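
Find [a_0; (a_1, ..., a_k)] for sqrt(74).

Write x_i = (sqrt(74) + m_i)/d_i with (m_0, d_0) = (0, 1). a_0 = floor(sqrt(74)) = 8, since 8^2 = 64 <= 74 < 81 = 9^2.
Iterate m_{i+1} = d_i*a_i - m_i, d_{i+1} = (74 - m_{i+1}^2)/d_i, a_{i+1} = floor((a_0 + m_{i+1})/d_{i+1}):
  m_1 = 1*8 - 0 = 8, d_1 = (74 - 8^2)/1 = 10/1 = 10, a_1 = floor((8 + 8)/10) = 1.
  m_2 = 10*1 - 8 = 2, d_2 = (74 - 2^2)/10 = 70/10 = 7, a_2 = floor((8 + 2)/7) = 1.
  m_3 = 7*1 - 2 = 5, d_3 = (74 - 5^2)/7 = 49/7 = 7, a_3 = floor((8 + 5)/7) = 1.
  m_4 = 7*1 - 5 = 2, d_4 = (74 - 2^2)/7 = 70/7 = 10, a_4 = floor((8 + 2)/10) = 1.
  m_5 = 10*1 - 2 = 8, d_5 = (74 - 8^2)/10 = 10/10 = 1, a_5 = floor((8 + 8)/1) = 16.
  m_6 = 1*16 - 8 = 8, d_6 = (74 - 8^2)/1 = 10/1 = 10: (m_6, d_6) = (m_1, d_1) = (8, 10), so from here the quotients repeat a_1, ..., a_5; the period length is 5.
Hence the expansion of sqrt(74) is a_0 = 8 followed by the repeating block 1, 1, 1, 1, 16 (period 5).

[8; (1, 1, 1, 1, 16)]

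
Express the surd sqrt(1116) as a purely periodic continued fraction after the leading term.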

= = = = =

Exercise directions » Please go over the data above and copy each line with "floor" in it.

Problem solution »
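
Write x_i = (sqrt(74) + m_i)/d_i with (m_0, d_0) = (0, 1). a_0 = floor(sqrt(74)) = 8, since 8^2 = 64 <= 74 < 81 = 9^2.
Iterate m_{i+1} = d_i*a_i - m_i, d_{i+1} = (74 - m_{i+1}^2)/d_i, a_{i+1} = floor((a_0 + m_{i+1})/d_{i+1}):
  m_1 = 1*8 - 0 = 8, d_1 = (74 - 8^2)/1 = 10/1 = 10, a_1 = floor((8 + 8)/10) = 1.
  m_2 = 10*1 - 8 = 2, d_2 = (74 - 2^2)/10 = 70/10 = 7, a_2 = floor((8 + 2)/7) = 1.
  m_3 = 7*1 - 2 = 5, d_3 = (74 - 5^2)/7 = 49/7 = 7, a_3 = floor((8 + 5)/7) = 1.
  m_4 = 7*1 - 5 = 2, d_4 = (74 - 2^2)/7 = 70/7 = 10, a_4 = floor((8 + 2)/10) = 1.
  m_5 = 10*1 - 2 = 8, d_5 = (74 - 8^2)/10 = 10/10 = 1, a_5 = floor((8 + 8)/1) = 16.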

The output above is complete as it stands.